[Data extracted from a collection]

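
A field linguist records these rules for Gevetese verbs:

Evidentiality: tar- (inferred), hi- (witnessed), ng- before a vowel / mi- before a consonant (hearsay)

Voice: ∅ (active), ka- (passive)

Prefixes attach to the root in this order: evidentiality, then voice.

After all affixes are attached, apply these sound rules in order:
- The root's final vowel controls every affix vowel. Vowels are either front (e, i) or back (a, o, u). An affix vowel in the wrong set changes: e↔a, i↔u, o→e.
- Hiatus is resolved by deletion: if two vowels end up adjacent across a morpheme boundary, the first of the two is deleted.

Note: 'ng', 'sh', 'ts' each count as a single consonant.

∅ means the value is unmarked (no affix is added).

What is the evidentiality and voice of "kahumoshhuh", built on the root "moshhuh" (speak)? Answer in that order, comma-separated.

witnessed, passive

Segment: ka-hi-moshhuh.
evidentiality: hi- → witnessed.
voice: ka- → passive.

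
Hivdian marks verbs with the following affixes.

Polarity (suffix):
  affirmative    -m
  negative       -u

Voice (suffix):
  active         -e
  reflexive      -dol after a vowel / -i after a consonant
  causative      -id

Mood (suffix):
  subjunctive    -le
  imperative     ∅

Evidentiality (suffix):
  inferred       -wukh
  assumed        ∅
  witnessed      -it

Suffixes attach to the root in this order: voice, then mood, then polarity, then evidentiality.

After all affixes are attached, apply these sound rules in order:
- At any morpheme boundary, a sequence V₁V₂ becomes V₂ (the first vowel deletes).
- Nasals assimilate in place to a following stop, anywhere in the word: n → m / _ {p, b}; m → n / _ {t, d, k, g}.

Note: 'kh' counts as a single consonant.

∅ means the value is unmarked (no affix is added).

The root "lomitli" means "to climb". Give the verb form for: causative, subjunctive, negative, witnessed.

lomitlidlit

Attach voice causative -id → lomitliid.
Attach mood subjunctive -le → lomitliidle.
Attach polarity negative -u → lomitliidleu.
Attach evidentiality witnessed -it → lomitliidleuit.
Apply vowel deletion: lomitliidleuit → lomitlidlit.
Nasal assimilation: no change.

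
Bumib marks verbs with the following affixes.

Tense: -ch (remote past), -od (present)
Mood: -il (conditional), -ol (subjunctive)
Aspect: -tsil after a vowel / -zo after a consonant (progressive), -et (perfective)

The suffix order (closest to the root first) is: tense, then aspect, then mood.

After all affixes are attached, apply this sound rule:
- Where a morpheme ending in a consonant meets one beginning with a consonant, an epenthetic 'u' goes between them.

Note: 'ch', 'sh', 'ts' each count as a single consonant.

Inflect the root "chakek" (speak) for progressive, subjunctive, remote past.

Attach tense remote past -ch → chakekch.
Attach aspect progressive -zo (after consonant 'ch') → chakekchzo.
Attach mood subjunctive -ol → chakekchzool.
Apply epenthesis: chakekchzool → chakekuchuzool.

chakekuchuzool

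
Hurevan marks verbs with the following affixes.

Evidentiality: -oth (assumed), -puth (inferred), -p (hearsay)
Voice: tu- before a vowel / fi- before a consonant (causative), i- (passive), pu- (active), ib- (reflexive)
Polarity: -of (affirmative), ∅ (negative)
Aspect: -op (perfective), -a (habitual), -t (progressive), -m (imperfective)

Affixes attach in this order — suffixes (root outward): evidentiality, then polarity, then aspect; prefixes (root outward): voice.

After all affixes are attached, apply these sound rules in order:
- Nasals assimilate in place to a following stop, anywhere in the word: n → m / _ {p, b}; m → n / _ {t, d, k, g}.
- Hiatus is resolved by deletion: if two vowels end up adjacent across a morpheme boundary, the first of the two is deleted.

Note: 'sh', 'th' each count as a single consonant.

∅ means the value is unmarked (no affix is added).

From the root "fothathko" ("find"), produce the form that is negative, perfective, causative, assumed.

Attach voice causative fi- (before consonant 'f') → fifothathko.
Attach evidentiality assumed -oth → fifothathkooth.
polarity = negative: zero marking, form stays fifothathkooth.
Attach aspect perfective -op → fifothathkoothop.
Nasal assimilation: no change.
Apply vowel deletion: fifothathkoothop → fifothathkothop.

fifothathkothop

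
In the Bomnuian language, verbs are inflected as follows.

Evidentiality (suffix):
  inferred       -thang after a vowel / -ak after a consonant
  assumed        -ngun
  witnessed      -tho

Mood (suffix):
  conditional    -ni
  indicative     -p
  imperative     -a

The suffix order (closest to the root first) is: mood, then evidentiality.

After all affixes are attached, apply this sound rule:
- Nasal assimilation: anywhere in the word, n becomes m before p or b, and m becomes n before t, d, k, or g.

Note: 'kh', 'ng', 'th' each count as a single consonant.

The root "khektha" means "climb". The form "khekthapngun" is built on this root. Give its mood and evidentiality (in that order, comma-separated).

indicative, assumed

Segment: khektha-p-ngun.
mood: -p → indicative.
evidentiality: -ngun → assumed.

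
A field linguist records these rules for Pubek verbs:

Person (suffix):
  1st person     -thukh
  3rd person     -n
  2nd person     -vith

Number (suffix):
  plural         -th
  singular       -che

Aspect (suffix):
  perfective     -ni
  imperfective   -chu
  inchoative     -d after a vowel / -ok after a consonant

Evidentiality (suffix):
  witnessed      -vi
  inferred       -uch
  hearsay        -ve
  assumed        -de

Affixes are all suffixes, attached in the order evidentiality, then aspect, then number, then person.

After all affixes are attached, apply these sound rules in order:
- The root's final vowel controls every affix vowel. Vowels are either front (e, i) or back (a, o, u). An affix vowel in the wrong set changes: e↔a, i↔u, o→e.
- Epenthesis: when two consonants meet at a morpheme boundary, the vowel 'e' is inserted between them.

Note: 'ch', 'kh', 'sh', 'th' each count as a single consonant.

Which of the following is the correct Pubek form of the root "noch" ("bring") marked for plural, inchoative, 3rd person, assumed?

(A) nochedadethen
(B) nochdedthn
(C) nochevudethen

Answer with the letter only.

A

Attach evidentiality assumed -de → nochde.
Attach aspect inchoative -d (after vowel 'e') → nochded.
Attach number plural -th → nochdedth.
Attach person 3rd person -n → nochdedthn.
Apply vowel harmony: nochdedthn → nochdadthn.
Apply epenthesis: nochdadthn → nochedadethen.
So the correct form is nochedadethen, option (A).
(C) nochevudethen is wrong: it uses witnessed instead of assumed for evidentiality.
(B) nochdedthn is wrong: it fails to apply the sound rule(s).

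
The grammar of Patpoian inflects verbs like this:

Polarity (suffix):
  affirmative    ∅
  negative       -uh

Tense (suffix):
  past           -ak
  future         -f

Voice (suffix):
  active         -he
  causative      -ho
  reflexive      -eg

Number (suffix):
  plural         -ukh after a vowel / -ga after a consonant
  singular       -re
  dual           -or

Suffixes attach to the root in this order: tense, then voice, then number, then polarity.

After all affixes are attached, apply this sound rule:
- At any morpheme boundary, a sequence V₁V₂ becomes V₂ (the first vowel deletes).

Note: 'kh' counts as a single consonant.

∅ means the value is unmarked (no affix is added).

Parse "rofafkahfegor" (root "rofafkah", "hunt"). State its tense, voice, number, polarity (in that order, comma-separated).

Segment: rofafkah-f-eg-or.
tense: -f → future.
voice: -eg → reflexive.
number: -or → dual.
polarity: ∅ → affirmative.

future, reflexive, dual, affirmative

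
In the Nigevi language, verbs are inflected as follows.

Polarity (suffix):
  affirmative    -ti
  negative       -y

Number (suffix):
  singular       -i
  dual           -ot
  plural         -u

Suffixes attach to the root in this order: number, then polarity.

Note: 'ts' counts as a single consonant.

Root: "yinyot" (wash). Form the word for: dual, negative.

yinyototy

Attach number dual -ot → yinyotot.
Attach polarity negative -y → yinyototy.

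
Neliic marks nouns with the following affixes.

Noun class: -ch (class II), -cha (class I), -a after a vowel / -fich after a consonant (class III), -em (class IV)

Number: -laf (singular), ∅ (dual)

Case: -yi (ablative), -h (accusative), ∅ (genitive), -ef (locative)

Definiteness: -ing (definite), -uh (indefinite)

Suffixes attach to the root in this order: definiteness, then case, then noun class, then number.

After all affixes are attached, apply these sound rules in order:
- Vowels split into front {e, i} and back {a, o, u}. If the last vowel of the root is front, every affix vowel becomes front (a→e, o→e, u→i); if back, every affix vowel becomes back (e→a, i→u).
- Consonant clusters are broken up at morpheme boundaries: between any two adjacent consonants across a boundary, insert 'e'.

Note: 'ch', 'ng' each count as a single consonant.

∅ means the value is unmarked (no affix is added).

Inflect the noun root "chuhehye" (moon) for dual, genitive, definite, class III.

Attach definiteness definite -ing → chuhehyeing.
case = genitive: zero marking, form stays chuhehyeing.
Attach noun class class III -fich (after consonant 'ng') → chuhehyeingfich.
number = dual: zero marking, form stays chuhehyeingfich.
Vowel harmony: no change.
Apply epenthesis: chuhehyeingfich → chuhehyeingefich.

chuhehyeingefich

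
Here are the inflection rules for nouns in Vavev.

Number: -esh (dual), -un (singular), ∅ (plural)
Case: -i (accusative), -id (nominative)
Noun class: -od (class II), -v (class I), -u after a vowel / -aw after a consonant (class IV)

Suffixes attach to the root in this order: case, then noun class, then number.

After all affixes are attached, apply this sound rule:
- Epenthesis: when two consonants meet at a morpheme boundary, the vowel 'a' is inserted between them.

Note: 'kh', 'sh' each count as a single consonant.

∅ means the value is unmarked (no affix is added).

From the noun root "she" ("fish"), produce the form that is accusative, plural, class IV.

Attach case accusative -i → shei.
Attach noun class class IV -u (after vowel 'i') → sheiu.
number = plural: zero marking, form stays sheiu.
Epenthesis: no change.

sheiu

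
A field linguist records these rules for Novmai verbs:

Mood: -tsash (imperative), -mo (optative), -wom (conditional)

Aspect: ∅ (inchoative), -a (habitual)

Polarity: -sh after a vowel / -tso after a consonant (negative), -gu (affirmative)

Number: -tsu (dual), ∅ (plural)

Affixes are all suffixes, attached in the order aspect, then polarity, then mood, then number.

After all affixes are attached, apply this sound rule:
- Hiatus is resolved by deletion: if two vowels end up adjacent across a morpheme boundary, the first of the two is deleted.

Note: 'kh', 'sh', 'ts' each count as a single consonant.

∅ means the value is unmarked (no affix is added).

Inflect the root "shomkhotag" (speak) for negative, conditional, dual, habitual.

shomkhotagashwomtsu

Attach aspect habitual -a → shomkhotaga.
Attach polarity negative -sh (after vowel 'a') → shomkhotagash.
Attach mood conditional -wom → shomkhotagashwom.
Attach number dual -tsu → shomkhotagashwomtsu.
Vowel deletion: no change.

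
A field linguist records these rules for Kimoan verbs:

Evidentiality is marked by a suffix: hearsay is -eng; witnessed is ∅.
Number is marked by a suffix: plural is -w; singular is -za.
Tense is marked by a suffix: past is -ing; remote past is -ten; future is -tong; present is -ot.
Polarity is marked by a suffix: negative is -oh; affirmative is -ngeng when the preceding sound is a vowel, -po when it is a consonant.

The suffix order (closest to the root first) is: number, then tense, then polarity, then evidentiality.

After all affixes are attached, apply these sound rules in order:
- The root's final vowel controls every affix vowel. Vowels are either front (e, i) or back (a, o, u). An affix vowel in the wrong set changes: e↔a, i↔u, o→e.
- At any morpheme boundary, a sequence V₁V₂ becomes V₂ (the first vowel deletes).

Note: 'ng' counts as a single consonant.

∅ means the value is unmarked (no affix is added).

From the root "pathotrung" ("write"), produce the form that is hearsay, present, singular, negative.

Attach number singular -za → pathotrungza.
Attach tense present -ot → pathotrungzaot.
Attach polarity negative -oh → pathotrungzaotoh.
Attach evidentiality hearsay -eng → pathotrungzaotoheng.
Apply vowel harmony: pathotrungzaotoheng → pathotrungzaotohang.
Apply vowel deletion: pathotrungzaotohang → pathotrungzotohang.

pathotrungzotohang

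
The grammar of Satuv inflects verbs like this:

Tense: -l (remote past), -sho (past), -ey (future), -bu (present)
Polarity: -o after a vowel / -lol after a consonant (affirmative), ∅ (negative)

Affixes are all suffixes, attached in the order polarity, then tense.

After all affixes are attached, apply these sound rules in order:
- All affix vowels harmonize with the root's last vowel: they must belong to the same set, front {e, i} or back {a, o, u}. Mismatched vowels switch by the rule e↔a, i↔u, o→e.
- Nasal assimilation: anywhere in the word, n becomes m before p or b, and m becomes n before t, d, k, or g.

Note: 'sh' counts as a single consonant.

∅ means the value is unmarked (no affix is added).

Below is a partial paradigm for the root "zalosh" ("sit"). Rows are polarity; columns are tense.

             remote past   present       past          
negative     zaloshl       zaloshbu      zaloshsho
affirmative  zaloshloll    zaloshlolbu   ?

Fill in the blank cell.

Attach polarity affirmative -lol (after consonant 'sh') → zaloshlol.
Attach tense past -sho → zaloshlolsho.
Vowel harmony: no change.
Nasal assimilation: no change.

zaloshlolsho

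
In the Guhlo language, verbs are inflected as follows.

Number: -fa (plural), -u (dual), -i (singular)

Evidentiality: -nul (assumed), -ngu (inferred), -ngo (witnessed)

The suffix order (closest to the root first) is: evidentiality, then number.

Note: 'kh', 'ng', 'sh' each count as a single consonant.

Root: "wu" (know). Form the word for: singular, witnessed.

wungoi

Attach evidentiality witnessed -ngo → wungo.
Attach number singular -i → wungoi.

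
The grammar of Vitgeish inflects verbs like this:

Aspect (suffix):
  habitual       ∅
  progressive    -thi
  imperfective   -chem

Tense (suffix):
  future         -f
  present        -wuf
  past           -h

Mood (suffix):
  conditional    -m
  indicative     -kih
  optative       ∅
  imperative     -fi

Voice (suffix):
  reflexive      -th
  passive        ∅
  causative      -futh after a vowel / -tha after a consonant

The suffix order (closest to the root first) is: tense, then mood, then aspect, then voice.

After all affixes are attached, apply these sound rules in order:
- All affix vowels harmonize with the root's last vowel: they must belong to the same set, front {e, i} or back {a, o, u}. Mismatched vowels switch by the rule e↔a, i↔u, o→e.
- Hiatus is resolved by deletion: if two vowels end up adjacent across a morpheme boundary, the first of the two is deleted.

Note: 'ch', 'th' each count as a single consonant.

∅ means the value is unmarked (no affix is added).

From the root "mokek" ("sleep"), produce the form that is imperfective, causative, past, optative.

Attach tense past -h → mokekh.
mood = optative: zero marking, form stays mokekh.
Attach aspect imperfective -chem → mokekhchem.
Attach voice causative -tha (after consonant 'm') → mokekhchemtha.
Apply vowel harmony: mokekhchemtha → mokekhchemthe.
Vowel deletion: no change.

mokekhchemthe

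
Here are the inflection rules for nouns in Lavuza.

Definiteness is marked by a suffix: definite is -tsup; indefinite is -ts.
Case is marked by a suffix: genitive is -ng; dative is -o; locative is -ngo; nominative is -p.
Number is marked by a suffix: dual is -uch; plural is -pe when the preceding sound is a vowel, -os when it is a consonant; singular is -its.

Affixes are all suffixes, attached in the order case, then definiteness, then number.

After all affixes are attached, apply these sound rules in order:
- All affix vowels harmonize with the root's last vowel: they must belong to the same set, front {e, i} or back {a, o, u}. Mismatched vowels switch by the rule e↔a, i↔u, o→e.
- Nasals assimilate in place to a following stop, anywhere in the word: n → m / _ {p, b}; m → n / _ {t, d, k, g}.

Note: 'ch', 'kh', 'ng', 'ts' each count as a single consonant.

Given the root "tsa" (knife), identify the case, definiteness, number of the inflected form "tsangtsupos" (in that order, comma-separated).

genitive, definite, plural

Segment: tsa-ng-tsup-os.
case: -ng → genitive.
definiteness: -tsup → definite.
number: -pe/os → plural.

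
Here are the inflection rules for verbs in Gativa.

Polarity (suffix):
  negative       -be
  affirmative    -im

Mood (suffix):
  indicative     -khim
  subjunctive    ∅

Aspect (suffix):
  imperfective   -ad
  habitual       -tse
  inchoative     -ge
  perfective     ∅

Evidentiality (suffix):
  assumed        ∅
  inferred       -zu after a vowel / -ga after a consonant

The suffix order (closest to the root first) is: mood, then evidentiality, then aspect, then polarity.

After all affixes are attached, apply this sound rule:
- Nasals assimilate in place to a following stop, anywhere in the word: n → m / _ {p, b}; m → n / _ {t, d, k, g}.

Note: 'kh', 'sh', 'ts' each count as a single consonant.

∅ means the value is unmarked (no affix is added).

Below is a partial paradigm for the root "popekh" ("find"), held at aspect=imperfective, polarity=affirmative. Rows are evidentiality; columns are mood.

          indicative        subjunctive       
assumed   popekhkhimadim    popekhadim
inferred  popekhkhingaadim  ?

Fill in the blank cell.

popekhgaadim

mood = subjunctive: zero marking, form stays popekh.
Attach evidentiality inferred -ga (after consonant 'kh') → popekhga.
Attach aspect imperfective -ad → popekhgaad.
Attach polarity affirmative -im → popekhgaadim.
Nasal assimilation: no change.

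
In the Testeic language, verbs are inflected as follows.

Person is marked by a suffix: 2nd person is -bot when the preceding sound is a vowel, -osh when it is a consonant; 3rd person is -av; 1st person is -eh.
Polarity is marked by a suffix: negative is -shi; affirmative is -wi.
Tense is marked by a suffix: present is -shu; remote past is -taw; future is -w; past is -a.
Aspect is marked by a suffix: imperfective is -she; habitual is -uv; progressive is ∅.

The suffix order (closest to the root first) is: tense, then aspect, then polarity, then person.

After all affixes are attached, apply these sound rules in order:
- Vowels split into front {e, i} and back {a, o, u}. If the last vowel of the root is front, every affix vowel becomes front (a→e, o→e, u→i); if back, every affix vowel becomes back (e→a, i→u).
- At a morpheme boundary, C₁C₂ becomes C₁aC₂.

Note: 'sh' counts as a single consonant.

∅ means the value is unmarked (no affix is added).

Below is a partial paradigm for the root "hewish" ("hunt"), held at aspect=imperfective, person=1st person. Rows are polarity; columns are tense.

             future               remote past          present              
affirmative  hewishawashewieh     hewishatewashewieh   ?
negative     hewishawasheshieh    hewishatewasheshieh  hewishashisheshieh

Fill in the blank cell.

hewishashishewieh

Attach tense present -shu → hewishshu.
Attach aspect imperfective -she → hewishshushe.
Attach polarity affirmative -wi → hewishshushewi.
Attach person 1st person -eh → hewishshushewieh.
Apply vowel harmony: hewishshushewieh → hewishshishewieh.
Apply epenthesis: hewishshishewieh → hewishashishewieh.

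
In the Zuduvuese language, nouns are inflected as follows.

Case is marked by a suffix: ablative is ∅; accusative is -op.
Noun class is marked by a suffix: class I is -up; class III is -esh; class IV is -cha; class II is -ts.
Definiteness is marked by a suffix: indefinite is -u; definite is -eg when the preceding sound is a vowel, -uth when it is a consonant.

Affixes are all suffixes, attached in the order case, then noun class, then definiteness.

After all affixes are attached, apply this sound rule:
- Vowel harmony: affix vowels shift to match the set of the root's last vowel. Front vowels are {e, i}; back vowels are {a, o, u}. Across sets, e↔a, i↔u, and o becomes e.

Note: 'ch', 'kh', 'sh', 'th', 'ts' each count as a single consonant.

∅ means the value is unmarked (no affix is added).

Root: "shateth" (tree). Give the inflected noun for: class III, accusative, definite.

shatethepeshith

Attach case accusative -op → shatethop.
Attach noun class class III -esh → shatethopesh.
Attach definiteness definite -uth (after consonant 'sh') → shatethopeshuth.
Apply vowel harmony: shatethopeshuth → shatethepeshith.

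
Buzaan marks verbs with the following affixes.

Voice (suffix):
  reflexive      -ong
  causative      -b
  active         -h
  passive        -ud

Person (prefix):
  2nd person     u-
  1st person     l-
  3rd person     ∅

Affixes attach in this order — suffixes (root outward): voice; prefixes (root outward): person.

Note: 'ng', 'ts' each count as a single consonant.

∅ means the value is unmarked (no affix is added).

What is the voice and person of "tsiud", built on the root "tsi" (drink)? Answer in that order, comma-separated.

Segment: tsi-ud.
voice: -ud → passive.
person: ∅ → 3rd person.

passive, 3rd person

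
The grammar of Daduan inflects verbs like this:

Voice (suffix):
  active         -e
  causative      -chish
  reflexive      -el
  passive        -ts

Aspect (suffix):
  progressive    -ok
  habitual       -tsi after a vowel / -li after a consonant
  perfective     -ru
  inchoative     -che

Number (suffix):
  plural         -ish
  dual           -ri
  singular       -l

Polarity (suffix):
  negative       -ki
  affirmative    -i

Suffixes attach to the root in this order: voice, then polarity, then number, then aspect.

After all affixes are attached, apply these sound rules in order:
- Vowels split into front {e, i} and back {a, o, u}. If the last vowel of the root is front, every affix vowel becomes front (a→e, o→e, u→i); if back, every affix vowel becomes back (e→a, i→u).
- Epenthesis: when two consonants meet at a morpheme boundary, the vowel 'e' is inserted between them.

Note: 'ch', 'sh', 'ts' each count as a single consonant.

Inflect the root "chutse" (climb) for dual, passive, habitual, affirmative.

Attach voice passive -ts → chutsets.
Attach polarity affirmative -i → chutsetsi.
Attach number dual -ri → chutsetsiri.
Attach aspect habitual -tsi (after vowel 'i') → chutsetsiritsi.
Vowel harmony: no change.
Epenthesis: no change.

chutsetsiritsi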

What needs to be done: What is needed is a single figure, the number of lines in the entries above that contain "columns".

Answer space: 3